**Directions for this task**
Exact copies of all the records below should be returned.

"""

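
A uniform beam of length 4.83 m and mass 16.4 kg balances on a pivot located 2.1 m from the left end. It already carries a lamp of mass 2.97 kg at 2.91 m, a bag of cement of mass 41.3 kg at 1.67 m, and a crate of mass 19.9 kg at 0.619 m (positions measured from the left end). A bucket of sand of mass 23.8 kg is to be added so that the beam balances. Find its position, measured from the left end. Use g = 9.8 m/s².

x ≈ 3.77 m from the left end

Take moments about the pivot (at 2.1 m from the left end).
Beam weight: 16.4 × 9.8 = 160.7 N down at 2.415 m → arm 0.315 m, τ = 160.7 × 0.315 = 50.62 N·m clockwise.
Lamp: 2.97 × 9.8 = 29.11 N down at 2.91 m → arm 0.81 m, τ = 29.11 × 0.81 = 23.58 N·m clockwise.
Bag of cement: 41.3 × 9.8 = 404.7 N down at 1.67 m → arm 0.43 m, τ = 404.7 × 0.43 = 174 N·m counterclockwise.
Crate: 19.9 × 9.8 = 195 N down at 0.619 m → arm 1.481 m, τ = 195 × 1.481 = 288.8 N·m counterclockwise.
Net moment of existing loads = 388.6 N·m counterclockwise.
The bucket of sand weighs 23.8 × 9.8 = 233.2 N and must supply an equal clockwise moment, so its lever arm about the pivot is 388.6 / 233.2 = 1.67 m.
That puts it at 2.1 + 1.67 = 3.77 m from the left end.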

"""

**Your solution**
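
A uniform beam of length 4.83 m and mass 16.4 kg balances on a pivot located 2.1 m from the left end. It already carries a lamp of mass 2.97 kg at 2.91 m, a bag of cement of mass 41.3 kg at 1.67 m, and a crate of mass 19.9 kg at 0.619 m (positions measured from the left end). A bucket of sand of mass 23.8 kg is to be added so that the beam balances. Find its position, measured from the left end. Use g = 9.8 m/s².

x ≈ 3.77 m from the left end

Take moments about the pivot (at 2.1 m from the left end).
Beam weight: 16.4 × 9.8 = 160.7 N down at 2.415 m → arm 0.315 m, τ = 160.7 × 0.315 = 50.62 N·m clockwise.
Lamp: 2.97 × 9.8 = 29.11 N down at 2.91 m → arm 0.81 m, τ = 29.11 × 0.81 = 23.58 N·m clockwise.
Bag of cement: 41.3 × 9.8 = 404.7 N down at 1.67 m → arm 0.43 m, τ = 404.7 × 0.43 = 174 N·m counterclockwise.
Crate: 19.9 × 9.8 = 195 N down at 0.619 m → arm 1.481 m, τ = 195 × 1.481 = 288.8 N·m counterclockwise.
Net moment of existing loads = 388.6 N·m counterclockwise.
The bucket of sand weighs 23.8 × 9.8 = 233.2 N and must supply an equal clockwise moment, so its lever arm about the pivot is 388.6 / 233.2 = 1.67 m.
That puts it at 2.1 + 1.67 = 3.77 m from the left end.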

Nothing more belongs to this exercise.